◆ **Information**:
--- START ---

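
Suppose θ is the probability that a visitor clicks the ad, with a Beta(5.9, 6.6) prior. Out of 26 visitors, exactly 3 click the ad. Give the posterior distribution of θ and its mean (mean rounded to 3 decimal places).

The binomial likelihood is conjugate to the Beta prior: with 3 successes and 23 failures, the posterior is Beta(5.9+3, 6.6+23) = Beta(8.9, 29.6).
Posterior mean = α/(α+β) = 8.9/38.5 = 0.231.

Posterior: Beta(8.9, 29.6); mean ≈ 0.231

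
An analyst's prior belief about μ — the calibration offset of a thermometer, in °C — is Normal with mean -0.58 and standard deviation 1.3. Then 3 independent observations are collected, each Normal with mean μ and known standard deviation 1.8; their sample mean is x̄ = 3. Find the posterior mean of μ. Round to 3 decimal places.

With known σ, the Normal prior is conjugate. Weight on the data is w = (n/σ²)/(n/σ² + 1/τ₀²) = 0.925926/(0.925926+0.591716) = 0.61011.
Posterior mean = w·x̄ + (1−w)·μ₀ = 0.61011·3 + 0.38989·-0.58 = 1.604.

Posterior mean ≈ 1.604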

--- END ---
--- START ---

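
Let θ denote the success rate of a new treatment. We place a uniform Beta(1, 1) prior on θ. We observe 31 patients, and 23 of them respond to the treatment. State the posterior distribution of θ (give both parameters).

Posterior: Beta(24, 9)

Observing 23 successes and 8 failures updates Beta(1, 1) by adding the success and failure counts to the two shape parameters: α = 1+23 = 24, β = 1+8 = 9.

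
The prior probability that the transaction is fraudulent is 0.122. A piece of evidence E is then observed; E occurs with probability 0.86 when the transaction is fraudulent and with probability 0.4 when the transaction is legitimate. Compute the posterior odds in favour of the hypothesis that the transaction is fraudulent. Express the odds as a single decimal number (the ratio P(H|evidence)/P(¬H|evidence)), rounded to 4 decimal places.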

--- END ---

◆ **What the task asks**: Go back to the listing above. Copy word for word the lines from the one with "Let θ denote" through the one with "The prior probability", and nothing more.

◆ **Exercise result**:
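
Let θ denote the success rate of a new treatment. We place a uniform Beta(1, 1) prior on θ. We observe 31 patients, and 23 of them respond to the treatment. State the posterior distribution of θ (give both parameters).

Posterior: Beta(24, 9)

Observing 23 successes and 8 failures updates Beta(1, 1) by adding the success and failure counts to the two shape parameters: α = 1+23 = 24, β = 1+8 = 9.

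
The prior probability that the transaction is fraudulent is 0.122. A piece of evidence E is then observed; E occurs with probability 0.86 when the transaction is fraudulent and with probability 0.4 when the transaction is legitimate. Compute the posterior odds in favour of the hypothesis that the transaction is fraudulent. Express the odds as a single decimal number (the ratio P(H|evidence)/P(¬H|evidence)), rounded to 4 decimal places.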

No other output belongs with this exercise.